» **What this task involves**
Stop after the line that contains "Analysis is at"; until then, restate each line of the entries word for word from the very first.
────────
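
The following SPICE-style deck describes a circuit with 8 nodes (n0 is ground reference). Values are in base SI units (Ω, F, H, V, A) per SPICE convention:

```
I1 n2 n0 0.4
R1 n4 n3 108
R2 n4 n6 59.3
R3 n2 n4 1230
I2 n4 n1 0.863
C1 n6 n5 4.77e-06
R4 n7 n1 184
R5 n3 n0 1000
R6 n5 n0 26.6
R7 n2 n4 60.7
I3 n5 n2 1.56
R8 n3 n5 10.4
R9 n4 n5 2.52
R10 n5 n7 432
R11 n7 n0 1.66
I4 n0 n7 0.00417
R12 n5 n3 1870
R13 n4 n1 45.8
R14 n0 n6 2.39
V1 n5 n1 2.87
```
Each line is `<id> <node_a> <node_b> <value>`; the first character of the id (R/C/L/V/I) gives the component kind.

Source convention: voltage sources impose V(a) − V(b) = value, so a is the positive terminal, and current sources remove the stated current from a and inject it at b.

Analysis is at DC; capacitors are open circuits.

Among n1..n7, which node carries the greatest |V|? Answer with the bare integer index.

2

Element admittances at DC:
  I1: injects 0.4 A into n0 (from n2)
  Y(R1) = 0.009259 S between n4,n3
  Y(R2) = 0.01686 S between n4,n6
  Y(R3) = 0.0008130 S between n2,n4
  I2: injects 0.863 A into n1 (from n4)
  Y(C1) = 0.000 S between n6,n5
  Y(R4) = 0.005435 S between n7,n1
  Y(R5) = 0.001000 S between n3,n0
  Y(R6) = 0.03759 S between n5,n0
  Y(R7) = 0.01647 S between n2,n4
  I3: injects 1.56 A into n2 (from n5)
  Y(R8) = 0.09615 S between n3,n5
  Y(R9) = 0.3968 S between n4,n5
  Y(R10) = 0.002315 S between n5,n7
  Y(R11) = 0.6024 S between n7,n0
  I4: injects 0.00417 A into n7 (from n0)
  Y(R12) = 0.0005348 S between n5,n3
  Y(R13) = 0.02183 S between n4,n1
  Y(R14) = 0.4184 S between n0,n6
  V1: constraint V(n5)−V(n1) = 2.87
Assemble and solve the 8×8 MNA system:
  V(n1)=-9.227  V(n2)=61.51  V(n3)=-6.232  V(n4)=-5.595  V(n5)=-6.357  V(n6)=-0.2168  V(n7)=-0.09947
  i(V1)=-0.9919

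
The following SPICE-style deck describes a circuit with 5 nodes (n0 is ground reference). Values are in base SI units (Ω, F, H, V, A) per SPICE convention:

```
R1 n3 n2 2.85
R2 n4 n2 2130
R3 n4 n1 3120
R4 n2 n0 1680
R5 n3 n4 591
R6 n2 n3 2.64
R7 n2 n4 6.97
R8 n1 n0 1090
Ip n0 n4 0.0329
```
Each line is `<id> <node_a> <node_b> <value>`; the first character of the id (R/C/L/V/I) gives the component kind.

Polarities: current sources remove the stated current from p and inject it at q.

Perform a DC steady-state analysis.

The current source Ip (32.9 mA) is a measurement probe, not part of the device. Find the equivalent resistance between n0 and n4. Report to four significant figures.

Apply KCL at each of the 4 non-ground nodes and solve the resulting linear system.
Node n1: branches {R3, R8} → V_1 = 10.26
Node n2: branches {R1, R2, R4, R6, R7} → V_2 = 39.46
Node n3: branches {R1, R5, R6} → V_3 = 39.46
Node n4: branches {R2, R3, R5, R7, Ip} → V_4 = 39.62

R_eq = 1204. Ω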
────────
» **Your response**
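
The following SPICE-style deck describes a circuit with 8 nodes (n0 is ground reference). Values are in base SI units (Ω, F, H, V, A) per SPICE convention:

```
I1 n2 n0 0.4
R1 n4 n3 108
R2 n4 n6 59.3
R3 n2 n4 1230
I2 n4 n1 0.863
C1 n6 n5 4.77e-06
R4 n7 n1 184
R5 n3 n0 1000
R6 n5 n0 26.6
R7 n2 n4 60.7
I3 n5 n2 1.56
R8 n3 n5 10.4
R9 n4 n5 2.52
R10 n5 n7 432
R11 n7 n0 1.66
I4 n0 n7 0.00417
R12 n5 n3 1870
R13 n4 n1 45.8
R14 n0 n6 2.39
V1 n5 n1 2.87
```
Each line is `<id> <node_a> <node_b> <value>`; the first character of the id (R/C/L/V/I) gives the component kind.

Source convention: voltage sources impose V(a) − V(b) = value, so a is the positive terminal, and current sources remove the stated current from a and inject it at b.

Analysis is at DC; capacitors are open circuits.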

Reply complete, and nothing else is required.